§ **EXERCISE GOAL**
Reproduce each line below without any alteration.

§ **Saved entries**
--- START ---

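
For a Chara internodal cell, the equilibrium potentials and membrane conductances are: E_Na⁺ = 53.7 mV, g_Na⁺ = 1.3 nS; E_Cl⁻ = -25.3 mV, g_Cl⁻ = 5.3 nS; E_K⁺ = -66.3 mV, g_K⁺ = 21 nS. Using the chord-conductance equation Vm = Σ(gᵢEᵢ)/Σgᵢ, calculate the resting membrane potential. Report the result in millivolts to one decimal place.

Σ gᵢEᵢ = 1.3·(53.7) + 5.3·(-25.3) + 21·(-66.3) = -1456.58
Σ gᵢ = 1.3 + 5.3 + 21 = 27.6
Vm = -1456.58 / 27.6 = -52.77 mV

-52.8 mV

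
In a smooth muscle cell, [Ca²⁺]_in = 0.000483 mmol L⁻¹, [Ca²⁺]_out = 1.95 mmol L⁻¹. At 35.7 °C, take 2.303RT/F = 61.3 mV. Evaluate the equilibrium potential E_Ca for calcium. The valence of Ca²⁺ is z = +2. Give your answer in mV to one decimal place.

110.5 mV

E = (61.3/z) · log₁₀([Ca²⁺]_out/[Ca²⁺]_in) with z = +2.
= (61.3/2) · log₁₀(1.95/0.000483) = 30.65 · log₁₀(4037)
= 30.65 · (3.6061) = 110.53 mV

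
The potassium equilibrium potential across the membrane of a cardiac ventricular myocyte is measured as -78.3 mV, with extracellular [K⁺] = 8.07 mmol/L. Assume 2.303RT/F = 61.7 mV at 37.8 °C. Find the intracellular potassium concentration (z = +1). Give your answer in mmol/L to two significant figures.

Nernst: E = (61.7/1) · log₁₀([out]/[in]), so log₁₀([out]/[in]) = -78.3 × 1 / 61.7 = -1.2690.
[out]/[in] = 10^(-1.2690) = 0.05382.
[in] = 8.07 / 0.05382 = 149.9 mmol/L.

150 mmol/L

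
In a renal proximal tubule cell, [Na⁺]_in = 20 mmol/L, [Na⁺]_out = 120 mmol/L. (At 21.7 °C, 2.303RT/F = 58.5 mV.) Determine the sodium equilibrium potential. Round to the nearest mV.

E = (58.5/z) · log₁₀([Na⁺]_out/[Na⁺]_in) with z = +1.
= (58.5/1) · log₁₀(120/20) = 58.50 · log₁₀(6)
= 58.50 · (0.7782) = 45.52 mV

46 mV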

--- END ---

§ **ANSWER BOX**
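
For a Chara internodal cell, the equilibrium potentials and membrane conductances are: E_Na⁺ = 53.7 mV, g_Na⁺ = 1.3 nS; E_Cl⁻ = -25.3 mV, g_Cl⁻ = 5.3 nS; E_K⁺ = -66.3 mV, g_K⁺ = 21 nS. Using the chord-conductance equation Vm = Σ(gᵢEᵢ)/Σgᵢ, calculate the resting membrane potential. Report the result in millivolts to one decimal place.

Σ gᵢEᵢ = 1.3·(53.7) + 5.3·(-25.3) + 21·(-66.3) = -1456.58
Σ gᵢ = 1.3 + 5.3 + 21 = 27.6
Vm = -1456.58 / 27.6 = -52.77 mV

-52.8 mV

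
In a smooth muscle cell, [Ca²⁺]_in = 0.000483 mmol L⁻¹, [Ca²⁺]_out = 1.95 mmol L⁻¹. At 35.7 °C, take 2.303RT/F = 61.3 mV. Evaluate the equilibrium potential E_Ca for calcium. The valence of Ca²⁺ is z = +2. Give your answer in mV to one decimal place.

110.5 mV

E = (61.3/z) · log₁₀([Ca²⁺]_out/[Ca²⁺]_in) with z = +2.
= (61.3/2) · log₁₀(1.95/0.000483) = 30.65 · log₁₀(4037)
= 30.65 · (3.6061) = 110.53 mV

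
The potassium equilibrium potential across the membrane of a cardiac ventricular myocyte is measured as -78.3 mV, with extracellular [K⁺] = 8.07 mmol/L. Assume 2.303RT/F = 61.7 mV at 37.8 °C. Find the intracellular potassium concentration (z = +1). Give your answer in mmol/L to two significant figures.

Nernst: E = (61.7/1) · log₁₀([out]/[in]), so log₁₀([out]/[in]) = -78.3 × 1 / 61.7 = -1.2690.
[out]/[in] = 10^(-1.2690) = 0.05382.
[in] = 8.07 / 0.05382 = 149.9 mmol/L.

150 mmol/L

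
In a renal proximal tubule cell, [Na⁺]_in = 20 mmol/L, [Na⁺]_out = 120 mmol/L. (At 21.7 °C, 2.303RT/F = 58.5 mV.) Determine the sodium equilibrium potential. Round to the nearest mV.

E = (58.5/z) · log₁₀([Na⁺]_out/[Na⁺]_in) with z = +1.
= (58.5/1) · log₁₀(120/20) = 58.50 · log₁₀(6)
= 58.50 · (0.7782) = 45.52 mV

46 mV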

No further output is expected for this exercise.